[Opening MATERIAL TO PROCESS section]

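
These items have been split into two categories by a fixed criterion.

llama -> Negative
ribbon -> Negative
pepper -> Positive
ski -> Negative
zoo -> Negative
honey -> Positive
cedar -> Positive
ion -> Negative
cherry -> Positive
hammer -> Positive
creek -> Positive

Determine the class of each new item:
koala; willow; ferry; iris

The common property of the 'Positive' items is: contains 'e'. No 'Negative' item has it.

Negative, Negative, Positive, Negative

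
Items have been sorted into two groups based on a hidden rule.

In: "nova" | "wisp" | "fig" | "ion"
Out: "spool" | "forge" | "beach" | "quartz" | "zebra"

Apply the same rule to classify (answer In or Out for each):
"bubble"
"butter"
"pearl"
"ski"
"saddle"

Out, Out, Out, In, Out

One predicate separates the groups cleanly: length ≤ 4.
"bubble": length 6, fails the rule → Out.
"butter": length 6, fails the rule → Out.
"pearl": length 5, fails the rule → Out.
"ski": length 3, matches → In.
"saddle": length 6, fails the rule → Out.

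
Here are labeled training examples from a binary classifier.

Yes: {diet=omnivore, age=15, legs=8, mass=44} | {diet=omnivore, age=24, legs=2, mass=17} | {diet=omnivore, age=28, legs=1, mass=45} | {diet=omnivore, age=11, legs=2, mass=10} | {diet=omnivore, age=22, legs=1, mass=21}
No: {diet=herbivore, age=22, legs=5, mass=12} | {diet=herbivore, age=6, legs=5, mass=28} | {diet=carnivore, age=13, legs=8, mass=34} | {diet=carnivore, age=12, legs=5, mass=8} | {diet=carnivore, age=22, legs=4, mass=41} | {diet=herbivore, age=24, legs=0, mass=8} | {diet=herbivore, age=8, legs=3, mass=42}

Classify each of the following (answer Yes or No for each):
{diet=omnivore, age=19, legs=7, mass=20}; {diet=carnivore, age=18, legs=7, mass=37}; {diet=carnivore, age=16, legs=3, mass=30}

Yes, No, No

Looking at the examples, the only property every 'Yes' case has and every 'No' case lacks is: diet is omnivore.
Yes: {diet=omnivore, age=19, legs=7, mass=20}, since diet is omnivore. No: {diet=carnivore, age=18, legs=7, mass=37}, since diet is carnivore. No: {diet=carnivore, age=16, legs=3, mass=30}, since diet is carnivore.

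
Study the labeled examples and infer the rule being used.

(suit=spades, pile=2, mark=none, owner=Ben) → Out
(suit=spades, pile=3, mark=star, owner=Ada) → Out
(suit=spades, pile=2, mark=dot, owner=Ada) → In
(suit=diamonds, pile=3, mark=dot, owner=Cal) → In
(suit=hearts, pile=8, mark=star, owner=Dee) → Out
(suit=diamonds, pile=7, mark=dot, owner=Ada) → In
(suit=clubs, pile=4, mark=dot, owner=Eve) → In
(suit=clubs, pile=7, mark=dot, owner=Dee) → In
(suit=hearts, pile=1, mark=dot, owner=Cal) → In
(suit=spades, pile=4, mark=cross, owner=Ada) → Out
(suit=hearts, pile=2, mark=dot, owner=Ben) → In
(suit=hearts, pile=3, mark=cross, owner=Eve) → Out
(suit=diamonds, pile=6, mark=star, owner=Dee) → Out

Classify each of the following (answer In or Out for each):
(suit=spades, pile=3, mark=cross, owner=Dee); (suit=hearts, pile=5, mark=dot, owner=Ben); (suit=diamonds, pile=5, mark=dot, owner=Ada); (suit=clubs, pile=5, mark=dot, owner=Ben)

Checking candidate rules against both groups, what survives is: mark is dot.

Out, In, In, In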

[Closing MATERIAL TO PROCESS section]

* **WHAT TO PRODUCE**: What lines in the records contain the word "been"? Return each one.

* **RESPONSE TO THIS EXERCISE**:
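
These items have been split into two categories by a fixed criterion.
Items have been sorted into two groups based on a hidden rule.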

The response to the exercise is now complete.